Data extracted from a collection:
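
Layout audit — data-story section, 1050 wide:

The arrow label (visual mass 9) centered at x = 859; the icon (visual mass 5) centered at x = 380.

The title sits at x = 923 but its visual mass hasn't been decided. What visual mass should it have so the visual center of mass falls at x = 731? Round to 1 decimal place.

Existing Σw = 14 (9 + 5); existing moment 9·859 + 5·380 = 9631.
For the centroid to hit 731: (9631 + w·923) / (14 + w) = 731.
Rearranging, w·(923 − 731) = 731·14 − 9631 = 603, so w ≈ 603/192 = 3.14.

w ≈ 3.1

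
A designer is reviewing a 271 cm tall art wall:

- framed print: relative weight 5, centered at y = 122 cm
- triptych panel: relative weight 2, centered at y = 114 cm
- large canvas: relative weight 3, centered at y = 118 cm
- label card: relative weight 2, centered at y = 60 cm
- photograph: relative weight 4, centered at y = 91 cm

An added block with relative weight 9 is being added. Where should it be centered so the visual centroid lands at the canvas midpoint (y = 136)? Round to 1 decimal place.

y ≈ 191.6

New total weight: (5 + 2 + 3 + 2 + 4) + 9 = 25.
y: need Σw·y = 25·136 = 3400. Existing = 5·122 + 2·114 + 3·118 + 2·60 + 4·91 = 1676. Remainder 1724 / 9 ≈ 191.56.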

Required action: All of the entries above must be output word for word.

Answer space:
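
Layout audit — data-story section, 1050 wide:

The arrow label (visual mass 9) centered at x = 859; the icon (visual mass 5) centered at x = 380.

The title sits at x = 923 but its visual mass hasn't been decided. What visual mass should it have so the visual center of mass falls at x = 731? Round to 1 decimal place.

Existing Σw = 14 (9 + 5); existing moment 9·859 + 5·380 = 9631.
For the centroid to hit 731: (9631 + w·923) / (14 + w) = 731.
Rearranging, w·(923 − 731) = 731·14 − 9631 = 603, so w ≈ 603/192 = 3.14.

w ≈ 3.1

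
A designer is reviewing a 271 cm tall art wall:

- framed print: relative weight 5, centered at y = 122 cm
- triptych panel: relative weight 2, centered at y = 114 cm
- large canvas: relative weight 3, centered at y = 118 cm
- label card: relative weight 2, centered at y = 60 cm
- photograph: relative weight 4, centered at y = 91 cm

An added block with relative weight 9 is being added. Where should it be centered so the visual centroid lands at the canvas midpoint (y = 136)? Round to 1 decimal place.

y ≈ 191.6

New total weight: (5 + 2 + 3 + 2 + 4) + 9 = 25.
y: need Σw·y = 25·136 = 3400. Existing = 5·122 + 2·114 + 3·118 + 2·60 + 4·91 = 1676. Remainder 1724 / 9 ≈ 191.56.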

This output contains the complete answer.